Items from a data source
■ ■ ■ ■ ■ ■ ■

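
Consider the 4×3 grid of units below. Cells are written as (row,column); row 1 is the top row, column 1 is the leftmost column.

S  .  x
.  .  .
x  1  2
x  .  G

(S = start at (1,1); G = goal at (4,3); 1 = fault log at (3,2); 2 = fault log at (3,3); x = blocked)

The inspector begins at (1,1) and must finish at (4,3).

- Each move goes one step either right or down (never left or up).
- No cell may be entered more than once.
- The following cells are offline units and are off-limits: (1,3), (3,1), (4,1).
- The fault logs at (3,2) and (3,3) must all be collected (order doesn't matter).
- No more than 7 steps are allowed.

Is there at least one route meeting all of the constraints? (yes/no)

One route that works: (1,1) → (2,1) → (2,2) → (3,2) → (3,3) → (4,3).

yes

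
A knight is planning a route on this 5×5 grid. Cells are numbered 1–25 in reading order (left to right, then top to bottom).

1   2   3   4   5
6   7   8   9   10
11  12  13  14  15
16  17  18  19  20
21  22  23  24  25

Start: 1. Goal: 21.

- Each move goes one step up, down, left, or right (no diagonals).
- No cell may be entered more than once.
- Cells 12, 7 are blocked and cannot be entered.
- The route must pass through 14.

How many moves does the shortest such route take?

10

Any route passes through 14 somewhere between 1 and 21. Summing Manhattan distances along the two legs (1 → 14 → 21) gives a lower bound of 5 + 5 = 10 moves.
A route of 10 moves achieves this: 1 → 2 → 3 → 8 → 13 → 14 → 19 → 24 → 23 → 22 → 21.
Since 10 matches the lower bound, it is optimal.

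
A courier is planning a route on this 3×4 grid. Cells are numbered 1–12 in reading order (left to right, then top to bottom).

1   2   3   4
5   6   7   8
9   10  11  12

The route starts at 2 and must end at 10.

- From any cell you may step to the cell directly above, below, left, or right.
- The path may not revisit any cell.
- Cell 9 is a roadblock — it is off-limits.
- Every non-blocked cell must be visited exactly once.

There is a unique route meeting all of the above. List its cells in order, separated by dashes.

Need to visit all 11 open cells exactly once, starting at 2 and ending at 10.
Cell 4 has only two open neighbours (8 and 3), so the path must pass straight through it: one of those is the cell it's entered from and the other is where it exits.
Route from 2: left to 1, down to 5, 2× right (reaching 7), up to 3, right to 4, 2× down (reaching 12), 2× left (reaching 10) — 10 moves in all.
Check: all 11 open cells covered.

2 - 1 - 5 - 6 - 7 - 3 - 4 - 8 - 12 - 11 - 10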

■ ■ ■ ■ ■ ■ ■

### Action item
Reproduce every line above. Keep it exact.

### Your solution
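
Consider the 4×3 grid of units below. Cells are written as (row,column); row 1 is the top row, column 1 is the leftmost column.

S  .  x
.  .  .
x  1  2
x  .  G

(S = start at (1,1); G = goal at (4,3); 1 = fault log at (3,2); 2 = fault log at (3,3); x = blocked)

The inspector begins at (1,1) and must finish at (4,3).

- Each move goes one step either right or down (never left or up).
- No cell may be entered more than once.
- The following cells are offline units and are off-limits: (1,3), (3,1), (4,1).
- The fault logs at (3,2) and (3,3) must all be collected (order doesn't matter).
- No more than 7 steps are allowed.

Is there at least one route meeting all of the constraints? (yes/no)

One route that works: (1,1) → (2,1) → (2,2) → (3,2) → (3,3) → (4,3).

yes

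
A knight is planning a route on this 5×5 grid. Cells are numbered 1–25 in reading order (left to right, then top to bottom).

1   2   3   4   5
6   7   8   9   10
11  12  13  14  15
16  17  18  19  20
21  22  23  24  25

Start: 1. Goal: 21.

- Each move goes one step up, down, left, or right (no diagonals).
- No cell may be entered more than once.
- Cells 12, 7 are blocked and cannot be entered.
- The route must pass through 14.

How many moves does the shortest such route take?

10

Any route passes through 14 somewhere between 1 and 21. Summing Manhattan distances along the two legs (1 → 14 → 21) gives a lower bound of 5 + 5 = 10 moves.
A route of 10 moves achieves this: 1 → 2 → 3 → 8 → 13 → 14 → 19 → 24 → 23 → 22 → 21.
Since 10 matches the lower bound, it is optimal.

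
A courier is planning a route on this 3×4 grid. Cells are numbered 1–12 in reading order (left to right, then top to bottom).

1   2   3   4
5   6   7   8
9   10  11  12

The route starts at 2 and must end at 10.

- From any cell you may step to the cell directly above, below, left, or right.
- The path may not revisit any cell.
- Cell 9 is a roadblock — it is off-limits.
- Every non-blocked cell must be visited exactly once.

There is a unique route meeting all of the above. List its cells in order, separated by dashes.

Need to visit all 11 open cells exactly once, starting at 2 and ending at 10.
Cell 4 has only two open neighbours (8 and 3), so the path must pass straight through it: one of those is the cell it's entered from and the other is where it exits.
Route from 2: left to 1, down to 5, 2× right (reaching 7), up to 3, right to 4, 2× down (reaching 12), 2× left (reaching 10) — 10 moves in all.
Check: all 11 open cells covered.

2 - 1 - 5 - 6 - 7 - 3 - 4 - 8 - 12 - 11 - 10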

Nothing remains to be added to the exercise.